◆ **Exercise inputs**:

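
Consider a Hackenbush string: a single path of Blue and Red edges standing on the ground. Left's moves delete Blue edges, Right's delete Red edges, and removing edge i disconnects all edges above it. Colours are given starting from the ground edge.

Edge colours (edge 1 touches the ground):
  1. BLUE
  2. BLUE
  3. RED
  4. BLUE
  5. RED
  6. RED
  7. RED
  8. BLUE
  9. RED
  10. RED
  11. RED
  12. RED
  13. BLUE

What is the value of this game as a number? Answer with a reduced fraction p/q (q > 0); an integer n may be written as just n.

1 of 13 · B · max L 0 · min R +∞ → 1
2 of 13 · BB · max L 1 · min R +∞ → 2
3 of 13 · BBR · max L 1 · min R 2 → 3/2
4 of 13 · BBRB · max L 3/2 · min R 2 → 7/4
5 of 13 · BBRBR · max L 3/2 · min R 7/4 → 13/8
6 of 13 · BBRBRR · max L 3/2 · min R 13/8 → 25/16
7 of 13 · BBRBRRR · max L 3/2 · min R 25/16 → 49/32
8 of 13 · BBRBRRRB · max L 49/32 · min R 25/16 → 99/64
9 of 13 · BBRBRRRBR · max L 49/32 · min R 99/64 → 197/128
10 of 13 · BBRBRRRBRR · max L 49/32 · min R 197/128 → 393/256
11 of 13 · BBRBRRRBRRR · max L 49/32 · min R 393/256 → 785/512
12 of 13 · BBRBRRRBRRRR · max L 49/32 · min R 785/512 → 1569/1024
13 of 13 · BBRBRRRBRRRRB · max L 1569/1024 · min R 785/512 → 3139/2048

3139/2048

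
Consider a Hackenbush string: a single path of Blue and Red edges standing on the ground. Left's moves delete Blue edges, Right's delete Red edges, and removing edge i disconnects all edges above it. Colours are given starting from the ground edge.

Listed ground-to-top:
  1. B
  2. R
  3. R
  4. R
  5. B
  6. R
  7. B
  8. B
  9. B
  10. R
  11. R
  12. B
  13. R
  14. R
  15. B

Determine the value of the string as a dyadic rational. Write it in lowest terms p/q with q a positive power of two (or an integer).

2963/16384

step 1: add B to get B; options L={ 0 } R={  } = 1
step 2: add R to get BR; options L={ 0 } R={ 1 } = 1/2
step 3: add R to get BRR; options L={ 0 } R={ 1/2, 1 } = 1/4
step 4: add R to get BRRR; options L={ 0 } R={ 1/4, 1/2, 1 } = 1/8
step 5: add B to get BRRRB; options L={ 0, 1/8 } R={ 1/4, 1/2, 1 } = 3/16
step 6: add R to get BRRRBR; options L={ 0, 1/8 } R={ 3/16, 1/4, 1/2, 1 } = 5/32
step 7: add B to get BRRRBRB; options L={ 0, 1/8, 5/32 } R={ 3/16, 1/4, 1/2, 1 } = 11/64
step 8: add B to get BRRRBRBB; options L={ 0, 1/8, 5/32, 11/64 } R={ 3/16, 1/4, 1/2, 1 } = 23/128
step 9: add B to get BRRRBRBBB; options L={ 0, 1/8, 5/32, 11/64, 23/128 } R={ 3/16, 1/4, 1/2, 1 } = 47/256
step 10: add R to get BRRRBRBBBR; options L={ 0, 1/8, 5/32, 11/64, 23/128 } R={ 47/256, 3/16, 1/4, 1/2, 1 } = 93/512
step 11: add R to get BRRRBRBBBRR; options L={ 0, 1/8, 5/32, 11/64, 23/128 } R={ 93/512, 47/256, 3/16, 1/4, 1/2, 1 } = 185/1024
step 12: add B to get BRRRBRBBBRRB; options L={ 0, 1/8, 5/32, 11/64, 23/128, 185/1024 } R={ 93/512, 47/256, 3/16, 1/4, 1/2, 1 } = 371/2048
step 13: add R to get BRRRBRBBBRRBR; options L={ 0, 1/8, 5/32, 11/64, 23/128, 185/1024 } R={ 371/2048, 93/512, 47/256, 3/16, 1/4, 1/2, 1 } = 741/4096
step 14: add R to get BRRRBRBBBRRBRR; options L={ 0, 1/8, 5/32, 11/64, 23/128, 185/1024 } R={ 741/4096, 371/2048, 93/512, 47/256, 3/16, 1/4, 1/2, 1 } = 1481/8192
step 15: add B to get BRRRBRBBBRRBRRB; options L={ 0, 1/8, 5/32, 11/64, 23/128, 185/1024, 1481/8192 } R={ 741/4096, 371/2048, 93/512, 47/256, 3/16, 1/4, 1/2, 1 } = 2963/16384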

◆ **Problem requirements**:
Show each line of the data that contains the string "ground".

◆ **Written response**:
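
Consider a Hackenbush string: a single path of Blue and Red edges standing on the ground. Left's moves delete Blue edges, Right's delete Red edges, and removing edge i disconnects all edges above it. Colours are given starting from the ground edge.
Edge colours (edge 1 touches the ground):
Consider a Hackenbush string: a single path of Blue and Red edges standing on the ground. Left's moves delete Blue edges, Right's delete Red edges, and removing edge i disconnects all edges above it. Colours are given starting from the ground edge.
Listed ground-to-top: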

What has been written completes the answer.